- **Task input**
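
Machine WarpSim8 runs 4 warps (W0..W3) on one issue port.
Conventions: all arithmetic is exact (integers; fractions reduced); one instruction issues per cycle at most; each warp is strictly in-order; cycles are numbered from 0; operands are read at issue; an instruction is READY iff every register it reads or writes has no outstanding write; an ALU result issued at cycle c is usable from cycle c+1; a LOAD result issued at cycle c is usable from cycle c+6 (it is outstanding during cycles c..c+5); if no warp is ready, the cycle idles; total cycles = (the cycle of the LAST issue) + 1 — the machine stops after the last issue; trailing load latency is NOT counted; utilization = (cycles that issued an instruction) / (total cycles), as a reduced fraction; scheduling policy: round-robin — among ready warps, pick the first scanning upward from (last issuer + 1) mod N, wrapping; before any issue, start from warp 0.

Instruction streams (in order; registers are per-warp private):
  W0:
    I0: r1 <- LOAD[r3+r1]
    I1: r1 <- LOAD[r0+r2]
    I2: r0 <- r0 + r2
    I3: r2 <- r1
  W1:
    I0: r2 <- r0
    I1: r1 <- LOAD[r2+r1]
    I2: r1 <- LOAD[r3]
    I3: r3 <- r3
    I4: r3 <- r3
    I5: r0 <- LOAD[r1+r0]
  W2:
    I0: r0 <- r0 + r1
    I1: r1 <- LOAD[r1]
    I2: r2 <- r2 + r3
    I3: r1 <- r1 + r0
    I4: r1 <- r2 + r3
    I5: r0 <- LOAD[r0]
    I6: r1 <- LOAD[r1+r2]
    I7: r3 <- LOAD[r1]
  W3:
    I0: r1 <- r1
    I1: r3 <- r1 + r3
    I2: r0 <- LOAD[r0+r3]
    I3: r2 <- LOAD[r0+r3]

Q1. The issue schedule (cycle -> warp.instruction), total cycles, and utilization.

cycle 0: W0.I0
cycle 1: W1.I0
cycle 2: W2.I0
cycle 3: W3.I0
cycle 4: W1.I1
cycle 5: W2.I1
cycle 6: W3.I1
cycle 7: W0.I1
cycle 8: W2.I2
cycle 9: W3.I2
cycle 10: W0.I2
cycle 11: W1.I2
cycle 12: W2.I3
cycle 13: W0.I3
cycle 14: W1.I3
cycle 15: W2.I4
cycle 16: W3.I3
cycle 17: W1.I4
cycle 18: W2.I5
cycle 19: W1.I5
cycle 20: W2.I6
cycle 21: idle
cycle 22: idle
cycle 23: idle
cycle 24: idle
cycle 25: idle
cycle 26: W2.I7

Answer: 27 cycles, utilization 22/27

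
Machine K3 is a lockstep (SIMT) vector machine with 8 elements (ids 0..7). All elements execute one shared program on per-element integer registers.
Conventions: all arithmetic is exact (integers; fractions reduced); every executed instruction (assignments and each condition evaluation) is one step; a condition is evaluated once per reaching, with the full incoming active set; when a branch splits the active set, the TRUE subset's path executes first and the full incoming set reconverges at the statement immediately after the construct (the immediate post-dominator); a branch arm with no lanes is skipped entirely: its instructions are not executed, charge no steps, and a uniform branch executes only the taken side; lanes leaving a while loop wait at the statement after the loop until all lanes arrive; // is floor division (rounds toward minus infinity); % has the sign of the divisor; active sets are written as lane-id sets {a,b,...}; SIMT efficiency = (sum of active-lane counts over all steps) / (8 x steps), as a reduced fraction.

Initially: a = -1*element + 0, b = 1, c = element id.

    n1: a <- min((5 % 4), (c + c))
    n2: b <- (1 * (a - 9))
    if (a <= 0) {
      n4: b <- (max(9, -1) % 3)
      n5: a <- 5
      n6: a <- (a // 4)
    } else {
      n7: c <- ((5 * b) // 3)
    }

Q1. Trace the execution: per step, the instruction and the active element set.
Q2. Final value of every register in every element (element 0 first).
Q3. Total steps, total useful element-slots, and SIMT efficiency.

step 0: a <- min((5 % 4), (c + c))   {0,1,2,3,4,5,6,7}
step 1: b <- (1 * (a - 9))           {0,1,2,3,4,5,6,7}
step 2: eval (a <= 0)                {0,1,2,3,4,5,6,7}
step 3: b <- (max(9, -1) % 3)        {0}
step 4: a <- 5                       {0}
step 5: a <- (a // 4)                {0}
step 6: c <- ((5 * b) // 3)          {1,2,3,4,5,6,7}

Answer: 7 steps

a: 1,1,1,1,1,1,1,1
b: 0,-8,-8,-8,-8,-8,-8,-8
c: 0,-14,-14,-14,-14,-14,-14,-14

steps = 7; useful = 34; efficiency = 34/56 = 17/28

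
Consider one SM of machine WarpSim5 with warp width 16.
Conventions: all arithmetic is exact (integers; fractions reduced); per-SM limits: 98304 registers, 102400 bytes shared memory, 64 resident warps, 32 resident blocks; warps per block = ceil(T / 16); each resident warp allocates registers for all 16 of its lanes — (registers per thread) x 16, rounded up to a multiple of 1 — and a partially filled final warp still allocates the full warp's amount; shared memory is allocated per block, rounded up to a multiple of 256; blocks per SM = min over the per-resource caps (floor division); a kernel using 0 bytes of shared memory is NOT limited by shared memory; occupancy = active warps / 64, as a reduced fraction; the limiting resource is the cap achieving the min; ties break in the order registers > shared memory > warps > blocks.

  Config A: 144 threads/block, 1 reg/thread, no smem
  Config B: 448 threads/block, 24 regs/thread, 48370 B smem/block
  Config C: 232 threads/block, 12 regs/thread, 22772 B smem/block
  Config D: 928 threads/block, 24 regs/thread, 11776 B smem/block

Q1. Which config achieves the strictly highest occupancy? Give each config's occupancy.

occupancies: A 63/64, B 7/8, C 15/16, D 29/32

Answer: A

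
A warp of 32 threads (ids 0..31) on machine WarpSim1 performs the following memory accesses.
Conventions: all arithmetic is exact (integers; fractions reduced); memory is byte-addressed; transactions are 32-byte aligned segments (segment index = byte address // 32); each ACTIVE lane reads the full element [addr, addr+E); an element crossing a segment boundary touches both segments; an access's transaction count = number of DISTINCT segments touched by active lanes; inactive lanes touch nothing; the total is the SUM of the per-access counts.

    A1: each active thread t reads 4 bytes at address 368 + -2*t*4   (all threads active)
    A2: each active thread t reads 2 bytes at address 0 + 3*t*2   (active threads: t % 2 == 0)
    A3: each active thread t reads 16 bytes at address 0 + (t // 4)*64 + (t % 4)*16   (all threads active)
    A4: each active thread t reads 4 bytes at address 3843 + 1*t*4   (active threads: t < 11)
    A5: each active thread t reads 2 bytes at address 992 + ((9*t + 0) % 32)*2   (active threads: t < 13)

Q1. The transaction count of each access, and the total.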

- **Instructions to follow**
Number of lines with the string "transaction" in the data above: report this figure and nothing more.

- **Written answer**
2